"""
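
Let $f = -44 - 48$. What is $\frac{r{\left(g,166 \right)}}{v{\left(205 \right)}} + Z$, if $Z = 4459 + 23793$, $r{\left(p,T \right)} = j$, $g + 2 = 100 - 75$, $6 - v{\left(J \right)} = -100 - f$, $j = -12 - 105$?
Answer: $\frac{395411}{14} \approx 28244.0$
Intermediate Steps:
$j = -117$
$f = -92$
$v{\left(J \right)} = 14$ ($v{\left(J \right)} = 6 - \left(-100 - -92\right) = 6 - \left(-100 + 92\right) = 6 - -8 = 6 + 8 = 14$)
$g = 23$ ($g = -2 + \left(100 - 75\right) = -2 + 25 = 23$)
$r{\left(p,T \right)} = -117$
$Z = 28252$
$\frac{r{\left(g,166 \right)}}{v{\left(205 \right)}} + Z = - \frac{117}{14} + 28252 = \frac{395411}{14}$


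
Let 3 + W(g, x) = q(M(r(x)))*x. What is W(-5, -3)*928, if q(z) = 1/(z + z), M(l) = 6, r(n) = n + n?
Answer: -3016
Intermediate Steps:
r(n) = 2*n
q(z) = 1/(2*z)
W(g, x) = -3 + x/12 (W(g, x) = -3 + ((1/2)/6)*x = -3 + ((1/2)*(1/6))*x = -3 + x/12)
W(-5, -3)*928 = (-3 + (1/12)*(-3))*928 = (-3 - 1/4)*928 = -13/4*928 = -3016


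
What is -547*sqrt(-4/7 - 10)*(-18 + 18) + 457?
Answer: 457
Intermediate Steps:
-547*sqrt(-4/7 - 10)*(-18 + 18) + 457 = -547*sqrt(-4*1/7 - 10)*0 + 457 = -547*sqrt(-4/7 - 10)*0 + 457 = -547*sqrt(-74/7)*0 + 457 = -547*I*sqrt(518)/7*0 + 457 = -547*0 + 457 = 0 + 457 = 457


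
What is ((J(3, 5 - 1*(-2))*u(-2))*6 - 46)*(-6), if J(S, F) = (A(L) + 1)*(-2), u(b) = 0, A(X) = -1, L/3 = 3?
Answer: 276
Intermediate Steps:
L = 9 (L = 3*3 = 9)
J(S, F) = 0 (J(S, F) = (-1 + 1)*(-2) = 0*(-2) = 0)
((J(3, 5 - 1*(-2))*u(-2))*6 - 46)*(-6) = ((0*0)*6 - 46)*(-6) = (0*6 - 46)*(-6) = (0 - 46)*(-6) = -46*(-6) = 276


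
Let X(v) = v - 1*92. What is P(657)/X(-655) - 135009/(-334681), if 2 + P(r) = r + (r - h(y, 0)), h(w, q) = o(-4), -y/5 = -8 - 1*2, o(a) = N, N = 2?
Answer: -337580387/250006707 ≈ -1.3503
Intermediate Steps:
X(v) = -92 + v (X(v) = v - 92 = -92 + v)
o(a) = 2
y = 50 (y = -5*(-8 - 1*2) = -5*(-8 - 2) = -5*(-10) = 50)
h(w, q) = 2
P(r) = -4 + 2*r (P(r) = -2 + (r + (r - 1*2)) = -2 + (r + (r - 2)) = -2 + (r + (-2 + r)) = -2 + (-2 + 2*r) = -4 + 2*r)
P(657)/X(-655) - 135009/(-334681) = (-4 + 2*657)/(-92 - 655) - 135009/(-334681) = (-4 + 1314)/(-747) - 135009*(-1/334681) = 1310*(-1/747) + 135009/334681 = -1310/747 + 135009/334681 = -337580387/250006707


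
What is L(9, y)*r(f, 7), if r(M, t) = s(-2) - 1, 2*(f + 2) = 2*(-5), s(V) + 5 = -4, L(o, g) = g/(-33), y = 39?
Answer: 130/11 ≈ 11.818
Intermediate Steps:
L(o, g) = -g/33 (L(o, g) = g*(-1/33) = -g/33)
s(V) = -9 (s(V) = -5 - 4 = -9)
f = -7 (f = -2 + (2*(-5))/2 = -2 + (½)*(-10) = -2 - 5 = -7)
r(M, t) = -10 (r(M, t) = -9 - 1 = -10)
L(9, y)*r(f, 7) = -1/33*39*(-10) = -13/11*(-10) = 130/11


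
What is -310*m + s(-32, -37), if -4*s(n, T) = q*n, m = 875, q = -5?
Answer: -271290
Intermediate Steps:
s(n, T) = 5*n/4 (s(n, T) = -(-5)*n/4 = 5*n/4)
-310*m + s(-32, -37) = -310*875 + (5/4)*(-32) = -271250 - 40 = -271290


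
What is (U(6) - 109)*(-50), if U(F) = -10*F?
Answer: 8450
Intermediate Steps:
(U(6) - 109)*(-50) = (-10*6 - 109)*(-50) = (-60 - 109)*(-50) = -169*(-50) = 8450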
"""
* [Exercise goal]: Return the lines from the line containing "Answer: 130/11 ≈ 11.818" to the end of the entries above, exactly as they appear and with no other output.

* [Final answer]:
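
Answer: 130/11 ≈ 11.818
Intermediate Steps:
L(o, g) = -g/33 (L(o, g) = g*(-1/33) = -g/33)
s(V) = -9 (s(V) = -5 - 4 = -9)
f = -7 (f = -2 + (2*(-5))/2 = -2 + (½)*(-10) = -2 - 5 = -7)
r(M, t) = -10 (r(M, t) = -9 - 1 = -10)
L(9, y)*r(f, 7) = -1/33*39*(-10) = -13/11*(-10) = 130/11


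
What is -310*m + s(-32, -37), if -4*s(n, T) = q*n, m = 875, q = -5?
Answer: -271290
Intermediate Steps:
s(n, T) = 5*n/4 (s(n, T) = -(-5)*n/4 = 5*n/4)
-310*m + s(-32, -37) = -310*875 + (5/4)*(-32) = -271250 - 40 = -271290


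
What is (U(6) - 109)*(-50), if U(F) = -10*F?
Answer: 8450
Intermediate Steps:
(U(6) - 109)*(-50) = (-10*6 - 109)*(-50) = (-60 - 109)*(-50) = -169*(-50) = 8450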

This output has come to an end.